▶ **Problem details**:
Send back the whole listing untouched.

▶ **Records**:
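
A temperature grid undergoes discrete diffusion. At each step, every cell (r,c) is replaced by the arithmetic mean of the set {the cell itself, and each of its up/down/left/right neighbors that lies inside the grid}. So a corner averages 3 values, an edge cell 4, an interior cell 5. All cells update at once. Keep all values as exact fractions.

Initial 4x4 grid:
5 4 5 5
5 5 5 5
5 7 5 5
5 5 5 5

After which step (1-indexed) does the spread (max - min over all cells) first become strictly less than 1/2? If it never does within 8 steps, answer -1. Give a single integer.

Step 1: max=11/2, min=14/3, spread=5/6
Step 2: max=27/5, min=173/36, spread=107/180
Step 3: max=1271/240, min=17633/3600, spread=179/450
  -> spread < 1/2 first at step 3
Step 4: max=1139/216, min=35621/7200, spread=7037/21600
Step 5: max=847877/162000, min=322267/64800, spread=84419/324000
Step 6: max=2535311/486000, min=32355983/6480000, spread=4344491/19440000
Step 7: max=757181987/145800000, min=292003519/58320000, spread=54346379/291600000
Step 8: max=226475843/43740000, min=43922201591/8748000000, spread=1372967009/8748000000

Answer: 3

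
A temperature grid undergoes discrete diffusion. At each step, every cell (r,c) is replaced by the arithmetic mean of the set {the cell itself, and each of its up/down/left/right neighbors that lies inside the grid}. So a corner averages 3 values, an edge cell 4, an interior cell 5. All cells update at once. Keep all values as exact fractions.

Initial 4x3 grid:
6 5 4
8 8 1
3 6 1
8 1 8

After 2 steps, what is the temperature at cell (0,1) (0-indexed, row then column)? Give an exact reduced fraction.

Answer: 1261/240

Derivation:
Step 1: cell (0,1) = 23/4
Step 2: cell (0,1) = 1261/240
Full grid after step 2:
  55/9 1261/240 151/36
  733/120 249/50 493/120
  203/40 127/25 439/120
  16/3 1013/240 157/36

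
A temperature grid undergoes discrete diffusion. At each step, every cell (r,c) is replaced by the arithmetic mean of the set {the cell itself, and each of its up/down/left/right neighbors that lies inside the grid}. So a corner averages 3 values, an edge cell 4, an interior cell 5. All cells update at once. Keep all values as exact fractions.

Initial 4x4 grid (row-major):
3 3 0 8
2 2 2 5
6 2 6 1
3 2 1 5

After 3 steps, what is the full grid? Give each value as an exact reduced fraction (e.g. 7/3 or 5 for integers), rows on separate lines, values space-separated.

Answer: 5767/2160 20023/7200 22511/7200 785/216
10559/3600 16609/6000 9703/3000 25151/7200
10751/3600 929/300 17777/6000 4987/1440
1729/540 10271/3600 2243/720 6599/2160

Derivation:
After step 1:
  8/3 2 13/4 13/3
  13/4 11/5 3 4
  13/4 18/5 12/5 17/4
  11/3 2 7/2 7/3
After step 2:
  95/36 607/240 151/48 139/36
  341/120 281/100 297/100 187/48
  413/120 269/100 67/20 779/240
  107/36 383/120 307/120 121/36
After step 3:
  5767/2160 20023/7200 22511/7200 785/216
  10559/3600 16609/6000 9703/3000 25151/7200
  10751/3600 929/300 17777/6000 4987/1440
  1729/540 10271/3600 2243/720 6599/2160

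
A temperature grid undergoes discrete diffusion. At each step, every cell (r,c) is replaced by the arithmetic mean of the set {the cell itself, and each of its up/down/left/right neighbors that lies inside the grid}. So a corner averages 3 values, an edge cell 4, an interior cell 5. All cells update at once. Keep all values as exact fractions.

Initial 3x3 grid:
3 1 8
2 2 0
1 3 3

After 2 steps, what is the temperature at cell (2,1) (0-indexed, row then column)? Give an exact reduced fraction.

Answer: 157/80

Derivation:
Step 1: cell (2,1) = 9/4
Step 2: cell (2,1) = 157/80
Full grid after step 2:
  5/2 101/40 13/4
  19/10 63/25 197/80
  25/12 157/80 5/2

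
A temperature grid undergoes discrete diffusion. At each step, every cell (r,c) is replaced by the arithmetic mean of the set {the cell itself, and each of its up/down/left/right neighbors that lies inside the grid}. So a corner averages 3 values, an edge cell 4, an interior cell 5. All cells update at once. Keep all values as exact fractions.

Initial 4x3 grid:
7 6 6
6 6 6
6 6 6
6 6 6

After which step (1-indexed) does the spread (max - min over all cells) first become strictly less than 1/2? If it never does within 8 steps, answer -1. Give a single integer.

Answer: 1

Derivation:
Step 1: max=19/3, min=6, spread=1/3
  -> spread < 1/2 first at step 1
Step 2: max=113/18, min=6, spread=5/18
Step 3: max=1337/216, min=6, spread=41/216
Step 4: max=159737/25920, min=6, spread=4217/25920
Step 5: max=9540349/1555200, min=43279/7200, spread=38417/311040
Step 6: max=571072211/93312000, min=866597/144000, spread=1903471/18662400
Step 7: max=34193309089/5598720000, min=26035759/4320000, spread=18038617/223948800
Step 8: max=2048807382851/335923200000, min=2345726759/388800000, spread=883978523/13436928000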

▶ **Response**:
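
A temperature grid undergoes discrete diffusion. At each step, every cell (r,c) is replaced by the arithmetic mean of the set {the cell itself, and each of its up/down/left/right neighbors that lies inside the grid}. So a corner averages 3 values, an edge cell 4, an interior cell 5. All cells update at once. Keep all values as exact fractions.

Initial 4x4 grid:
5 4 5 5
5 5 5 5
5 7 5 5
5 5 5 5

After which step (1-indexed) does the spread (max - min over all cells) first become strictly less than 1/2? If it never does within 8 steps, answer -1. Give a single integer.

Step 1: max=11/2, min=14/3, spread=5/6
Step 2: max=27/5, min=173/36, spread=107/180
Step 3: max=1271/240, min=17633/3600, spread=179/450
  -> spread < 1/2 first at step 3
Step 4: max=1139/216, min=35621/7200, spread=7037/21600
Step 5: max=847877/162000, min=322267/64800, spread=84419/324000
Step 6: max=2535311/486000, min=32355983/6480000, spread=4344491/19440000
Step 7: max=757181987/145800000, min=292003519/58320000, spread=54346379/291600000
Step 8: max=226475843/43740000, min=43922201591/8748000000, spread=1372967009/8748000000

Answer: 3

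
A temperature grid undergoes discrete diffusion. At each step, every cell (r,c) is replaced by the arithmetic mean of the set {the cell itself, and each of its up/down/left/right neighbors that lies inside the grid}. So a corner averages 3 values, an edge cell 4, an interior cell 5. All cells update at once. Keep all values as exact fractions.

Initial 4x3 grid:
6 5 4
8 8 1
3 6 1
8 1 8

After 2 steps, what is the temperature at cell (0,1) (0-indexed, row then column)? Give an exact reduced fraction.

Answer: 1261/240

Derivation:
Step 1: cell (0,1) = 23/4
Step 2: cell (0,1) = 1261/240
Full grid after step 2:
  55/9 1261/240 151/36
  733/120 249/50 493/120
  203/40 127/25 439/120
  16/3 1013/240 157/36

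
A temperature grid undergoes discrete diffusion. At each step, every cell (r,c) is replaced by the arithmetic mean of the set {the cell itself, and each of its up/down/left/right neighbors that lies inside the grid}. So a corner averages 3 values, an edge cell 4, an interior cell 5. All cells update at once. Keep all values as exact fractions.

Initial 4x4 grid (row-major):
3 3 0 8
2 2 2 5
6 2 6 1
3 2 1 5

After 3 steps, what is the full grid? Give each value as an exact reduced fraction (e.g. 7/3 or 5 for integers), rows on separate lines, values space-separated.

Answer: 5767/2160 20023/7200 22511/7200 785/216
10559/3600 16609/6000 9703/3000 25151/7200
10751/3600 929/300 17777/6000 4987/1440
1729/540 10271/3600 2243/720 6599/2160

Derivation:
After step 1:
  8/3 2 13/4 13/3
  13/4 11/5 3 4
  13/4 18/5 12/5 17/4
  11/3 2 7/2 7/3
After step 2:
  95/36 607/240 151/48 139/36
  341/120 281/100 297/100 187/48
  413/120 269/100 67/20 779/240
  107/36 383/120 307/120 121/36
After step 3:
  5767/2160 20023/7200 22511/7200 785/216
  10559/3600 16609/6000 9703/3000 25151/7200
  10751/3600 929/300 17777/6000 4987/1440
  1729/540 10271/3600 2243/720 6599/2160

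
A temperature grid undergoes discrete diffusion. At each step, every cell (r,c) is replaced by the arithmetic mean of the set {the cell itself, and each of its up/down/left/right neighbors that lies inside the grid}. So a corner averages 3 values, an edge cell 4, an interior cell 5. All cells update at once. Keep all values as exact fractions.

Initial 3x3 grid:
3 1 8
2 2 0
1 3 3

After 2 steps, what is the temperature at cell (2,1) (0-indexed, row then column)? Give an exact reduced fraction.

Answer: 157/80

Derivation:
Step 1: cell (2,1) = 9/4
Step 2: cell (2,1) = 157/80
Full grid after step 2:
  5/2 101/40 13/4
  19/10 63/25 197/80
  25/12 157/80 5/2

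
A temperature grid undergoes discrete diffusion. At each step, every cell (r,c) is replaced by the arithmetic mean of the set {the cell itself, and each of its up/down/left/right neighbors that lies inside the grid}. So a corner averages 3 values, an edge cell 4, an interior cell 5. All cells update at once. Keep all values as exact fractions.

Initial 4x3 grid:
7 6 6
6 6 6
6 6 6
6 6 6

After which step (1-indexed) does the spread (max - min over all cells) first become strictly less than 1/2? If it never does within 8 steps, answer -1. Give a single integer.

Answer: 1

Derivation:
Step 1: max=19/3, min=6, spread=1/3
  -> spread < 1/2 first at step 1
Step 2: max=113/18, min=6, spread=5/18
Step 3: max=1337/216, min=6, spread=41/216
Step 4: max=159737/25920, min=6, spread=4217/25920
Step 5: max=9540349/1555200, min=43279/7200, spread=38417/311040
Step 6: max=571072211/93312000, min=866597/144000, spread=1903471/18662400
Step 7: max=34193309089/5598720000, min=26035759/4320000, spread=18038617/223948800
Step 8: max=2048807382851/335923200000, min=2345726759/388800000, spread=883978523/13436928000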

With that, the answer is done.